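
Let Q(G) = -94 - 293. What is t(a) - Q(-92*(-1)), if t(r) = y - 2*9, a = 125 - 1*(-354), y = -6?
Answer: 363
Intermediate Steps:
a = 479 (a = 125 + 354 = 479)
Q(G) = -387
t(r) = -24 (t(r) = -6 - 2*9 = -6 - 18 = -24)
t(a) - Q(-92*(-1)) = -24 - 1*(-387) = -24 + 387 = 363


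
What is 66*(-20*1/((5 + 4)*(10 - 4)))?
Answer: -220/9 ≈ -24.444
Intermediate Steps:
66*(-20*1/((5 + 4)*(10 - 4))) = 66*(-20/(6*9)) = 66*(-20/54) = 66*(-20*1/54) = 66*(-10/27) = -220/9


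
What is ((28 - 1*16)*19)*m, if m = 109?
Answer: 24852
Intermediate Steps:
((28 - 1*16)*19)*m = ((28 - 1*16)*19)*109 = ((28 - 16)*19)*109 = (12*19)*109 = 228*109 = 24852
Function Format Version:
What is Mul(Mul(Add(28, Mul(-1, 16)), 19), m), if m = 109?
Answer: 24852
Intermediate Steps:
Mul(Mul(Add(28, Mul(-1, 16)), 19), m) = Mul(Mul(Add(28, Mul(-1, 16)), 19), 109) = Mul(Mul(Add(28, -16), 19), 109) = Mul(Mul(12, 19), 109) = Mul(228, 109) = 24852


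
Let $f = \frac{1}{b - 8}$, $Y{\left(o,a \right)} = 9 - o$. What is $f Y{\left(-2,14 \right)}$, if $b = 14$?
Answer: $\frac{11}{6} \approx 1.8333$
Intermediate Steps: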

-------

Exactly as shown, give every record again.

**WRITTEN ANSWER**:
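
Let Q(G) = -94 - 293. What is t(a) - Q(-92*(-1)), if t(r) = y - 2*9, a = 125 - 1*(-354), y = -6?
Answer: 363
Intermediate Steps:
a = 479 (a = 125 + 354 = 479)
Q(G) = -387
t(r) = -24 (t(r) = -6 - 2*9 = -6 - 18 = -24)
t(a) - Q(-92*(-1)) = -24 - 1*(-387) = -24 + 387 = 363


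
What is 66*(-20*1/((5 + 4)*(10 - 4)))?
Answer: -220/9 ≈ -24.444
Intermediate Steps:
66*(-20*1/((5 + 4)*(10 - 4))) = 66*(-20/(6*9)) = 66*(-20/54) = 66*(-20*1/54) = 66*(-10/27) = -220/9


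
What is ((28 - 1*16)*19)*m, if m = 109?
Answer: 24852
Intermediate Steps:
((28 - 1*16)*19)*m = ((28 - 1*16)*19)*109 = ((28 - 16)*19)*109 = (12*19)*109 = 228*109 = 24852
Function Format Version:
What is Mul(Mul(Add(28, Mul(-1, 16)), 19), m), if m = 109?
Answer: 24852
Intermediate Steps:
Mul(Mul(Add(28, Mul(-1, 16)), 19), m) = Mul(Mul(Add(28, Mul(-1, 16)), 19), 109) = Mul(Mul(Add(28, -16), 19), 109) = Mul(Mul(12, 19), 109) = Mul(228, 109) = 24852


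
Let $f = \frac{1}{b - 8}$, $Y{\left(o,a \right)} = 9 - o$. What is $f Y{\left(-2,14 \right)}$, if $b = 14$?
Answer: $\frac{11}{6} \approx 1.8333$
Intermediate Steps: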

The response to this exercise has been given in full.